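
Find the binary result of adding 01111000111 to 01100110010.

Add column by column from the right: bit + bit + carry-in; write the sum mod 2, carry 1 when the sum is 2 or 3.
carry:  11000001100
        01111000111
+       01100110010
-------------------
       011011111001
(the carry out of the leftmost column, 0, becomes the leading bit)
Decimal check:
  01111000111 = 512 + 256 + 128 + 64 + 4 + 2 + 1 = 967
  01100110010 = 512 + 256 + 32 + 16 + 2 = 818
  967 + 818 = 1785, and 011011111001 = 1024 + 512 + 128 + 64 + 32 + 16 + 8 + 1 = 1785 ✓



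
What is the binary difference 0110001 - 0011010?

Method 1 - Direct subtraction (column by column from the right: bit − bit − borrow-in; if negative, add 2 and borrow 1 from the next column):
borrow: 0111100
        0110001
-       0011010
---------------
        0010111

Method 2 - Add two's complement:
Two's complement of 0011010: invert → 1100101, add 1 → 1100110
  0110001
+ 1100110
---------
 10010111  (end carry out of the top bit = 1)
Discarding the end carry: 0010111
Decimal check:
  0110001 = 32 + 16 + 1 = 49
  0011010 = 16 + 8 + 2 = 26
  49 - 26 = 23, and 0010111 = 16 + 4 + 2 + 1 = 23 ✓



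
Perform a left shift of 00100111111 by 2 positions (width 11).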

^^^^^^^^

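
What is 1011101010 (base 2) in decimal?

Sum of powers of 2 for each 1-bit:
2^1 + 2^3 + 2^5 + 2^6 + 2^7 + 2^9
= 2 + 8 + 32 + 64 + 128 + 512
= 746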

^^^^^^^^

Will you return exactly the lines above from the one with "What is the" down to the one with "Perform a left", counting both as part of the range?

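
What is the binary difference 0110001 - 0011010?

Method 1 - Direct subtraction (column by column from the right: bit − bit − borrow-in; if negative, add 2 and borrow 1 from the next column):
borrow: 0111100
        0110001
-       0011010
---------------
        0010111

Method 2 - Add two's complement:
Two's complement of 0011010: invert → 1100101, add 1 → 1100110
  0110001
+ 1100110
---------
 10010111  (end carry out of the top bit = 1)
Discarding the end carry: 0010111
Decimal check:
  0110001 = 32 + 16 + 1 = 49
  0011010 = 16 + 8 + 2 = 26
  49 - 26 = 23, and 0010111 = 16 + 4 + 2 + 1 = 23 ✓



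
Perform a left shift of 00100111111 by 2 positions (width 11).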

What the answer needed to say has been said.